■ Assignment ■
Print all entries below exactly as they appear.

►

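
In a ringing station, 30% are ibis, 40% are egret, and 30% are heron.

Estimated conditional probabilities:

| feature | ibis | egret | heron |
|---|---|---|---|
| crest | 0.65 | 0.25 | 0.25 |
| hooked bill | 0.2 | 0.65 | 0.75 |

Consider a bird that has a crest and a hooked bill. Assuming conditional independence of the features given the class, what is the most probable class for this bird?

ibis: 0.3 × 0.65 × 0.2 = 0.039
egret: 0.4 × 0.25 × 0.65 = 0.065
heron: 0.3 × 0.25 × 0.75 = 0.05625
Highest score → egret.

egret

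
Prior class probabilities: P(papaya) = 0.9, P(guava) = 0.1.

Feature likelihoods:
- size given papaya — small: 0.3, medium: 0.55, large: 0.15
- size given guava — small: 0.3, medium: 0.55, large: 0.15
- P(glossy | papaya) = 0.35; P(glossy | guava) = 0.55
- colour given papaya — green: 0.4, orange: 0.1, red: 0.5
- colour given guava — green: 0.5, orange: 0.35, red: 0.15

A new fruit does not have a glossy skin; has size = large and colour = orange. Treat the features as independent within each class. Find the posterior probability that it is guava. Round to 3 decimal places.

0.212

papaya: 0.9 × 0.15 × (1−0.35) × 0.1 = 0.008775
guava: 0.1 × 0.15 × (1−0.55) × 0.35 = 0.0023625
P(guava | x) = 0.0023625 / 0.0111375 ≈ 0.212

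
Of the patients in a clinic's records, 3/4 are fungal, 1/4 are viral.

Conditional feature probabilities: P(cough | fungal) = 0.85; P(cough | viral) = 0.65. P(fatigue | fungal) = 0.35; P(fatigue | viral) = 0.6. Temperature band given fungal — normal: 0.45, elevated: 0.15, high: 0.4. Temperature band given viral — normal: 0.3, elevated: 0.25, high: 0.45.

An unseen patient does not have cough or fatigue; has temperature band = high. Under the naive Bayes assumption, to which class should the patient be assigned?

fungal: 0.75 × (1−0.85) × (1−0.35) × 0.4 = 0.02925
viral: 0.25 × (1−0.65) × (1−0.6) × 0.45 = 0.01575
Highest score → fungal.

fungal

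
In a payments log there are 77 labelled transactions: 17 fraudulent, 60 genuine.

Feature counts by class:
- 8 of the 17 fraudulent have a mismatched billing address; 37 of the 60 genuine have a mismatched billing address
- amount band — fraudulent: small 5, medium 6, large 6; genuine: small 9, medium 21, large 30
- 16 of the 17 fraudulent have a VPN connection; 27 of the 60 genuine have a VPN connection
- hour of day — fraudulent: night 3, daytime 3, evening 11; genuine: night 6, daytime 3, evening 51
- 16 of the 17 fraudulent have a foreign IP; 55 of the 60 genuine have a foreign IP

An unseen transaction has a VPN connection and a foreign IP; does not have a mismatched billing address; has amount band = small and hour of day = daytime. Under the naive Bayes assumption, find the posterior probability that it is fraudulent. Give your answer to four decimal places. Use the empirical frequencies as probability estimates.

0.8533

fraudulent: (17/77) × (9/17) × (5/17) × (16/17) × (3/17) × (16/17) ≈ 0.00537387
genuine: (60/77) × (23/60) × (9/60) × (27/60) × (3/60) × (55/60) ≈ 0.000924107
P(fraudulent | x) = 0.00537387 / 0.006297977 ≈ 0.8533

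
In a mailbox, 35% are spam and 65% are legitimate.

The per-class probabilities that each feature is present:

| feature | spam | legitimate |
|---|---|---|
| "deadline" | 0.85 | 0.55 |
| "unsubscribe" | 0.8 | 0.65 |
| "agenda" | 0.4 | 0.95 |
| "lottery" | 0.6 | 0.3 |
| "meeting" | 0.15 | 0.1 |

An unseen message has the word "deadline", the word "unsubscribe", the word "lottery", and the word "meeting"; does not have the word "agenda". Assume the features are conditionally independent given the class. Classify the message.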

◄

■ Answer space ■
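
In a ringing station, 30% are ibis, 40% are egret, and 30% are heron.

Estimated conditional probabilities:

| feature | ibis | egret | heron |
|---|---|---|---|
| crest | 0.65 | 0.25 | 0.25 |
| hooked bill | 0.2 | 0.65 | 0.75 |

Consider a bird that has a crest and a hooked bill. Assuming conditional independence of the features given the class, what is the most probable class for this bird?

ibis: 0.3 × 0.65 × 0.2 = 0.039
egret: 0.4 × 0.25 × 0.65 = 0.065
heron: 0.3 × 0.25 × 0.75 = 0.05625
Highest score → egret.

egret

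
Prior class probabilities: P(papaya) = 0.9, P(guava) = 0.1.

Feature likelihoods:
- size given papaya — small: 0.3, medium: 0.55, large: 0.15
- size given guava — small: 0.3, medium: 0.55, large: 0.15
- P(glossy | papaya) = 0.35; P(glossy | guava) = 0.55
- colour given papaya — green: 0.4, orange: 0.1, red: 0.5
- colour given guava — green: 0.5, orange: 0.35, red: 0.15

A new fruit does not have a glossy skin; has size = large and colour = orange. Treat the features as independent within each class. Find the posterior probability that it is guava. Round to 3 decimal places.

0.212

papaya: 0.9 × 0.15 × (1−0.35) × 0.1 = 0.008775
guava: 0.1 × 0.15 × (1−0.55) × 0.35 = 0.0023625
P(guava | x) = 0.0023625 / 0.0111375 ≈ 0.212

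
Of the patients in a clinic's records, 3/4 are fungal, 1/4 are viral.

Conditional feature probabilities: P(cough | fungal) = 0.85; P(cough | viral) = 0.65. P(fatigue | fungal) = 0.35; P(fatigue | viral) = 0.6. Temperature band given fungal — normal: 0.45, elevated: 0.15, high: 0.4. Temperature band given viral — normal: 0.3, elevated: 0.25, high: 0.45.

An unseen patient does not have cough or fatigue; has temperature band = high. Under the naive Bayes assumption, to which class should the patient be assigned?

fungal: 0.75 × (1−0.85) × (1−0.35) × 0.4 = 0.02925
viral: 0.25 × (1−0.65) × (1−0.6) × 0.45 = 0.01575
Highest score → fungal.

fungal

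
In a payments log there are 77 labelled transactions: 17 fraudulent, 60 genuine.

Feature counts by class:
- 8 of the 17 fraudulent have a mismatched billing address; 37 of the 60 genuine have a mismatched billing address
- amount band — fraudulent: small 5, medium 6, large 6; genuine: small 9, medium 21, large 30
- 16 of the 17 fraudulent have a VPN connection; 27 of the 60 genuine have a VPN connection
- hour of day — fraudulent: night 3, daytime 3, evening 11; genuine: night 6, daytime 3, evening 51
- 16 of the 17 fraudulent have a foreign IP; 55 of the 60 genuine have a foreign IP

An unseen transaction has a VPN connection and a foreign IP; does not have a mismatched billing address; has amount band = small and hour of day = daytime. Under the naive Bayes assumption, find the posterior probability that it is fraudulent. Give your answer to four decimal places. Use the empirical frequencies as probability estimates.

0.8533

fraudulent: (17/77) × (9/17) × (5/17) × (16/17) × (3/17) × (16/17) ≈ 0.00537387
genuine: (60/77) × (23/60) × (9/60) × (27/60) × (3/60) × (55/60) ≈ 0.000924107
P(fraudulent | x) = 0.00537387 / 0.006297977 ≈ 0.8533

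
In a mailbox, 35% are spam and 65% are legitimate.

The per-class probabilities that each feature is present:

| feature | spam | legitimate |
|---|---|---|
| "deadline" | 0.85 | 0.55 |
| "unsubscribe" | 0.8 | 0.65 |
| "agenda" | 0.4 | 0.95 |
| "lottery" | 0.6 | 0.3 |
| "meeting" | 0.15 | 0.1 |

An unseen message has the word "deadline", the word "unsubscribe", the word "lottery", and the word "meeting"; does not have the word "agenda". Assume the features are conditionally independent given the class. Classify the message.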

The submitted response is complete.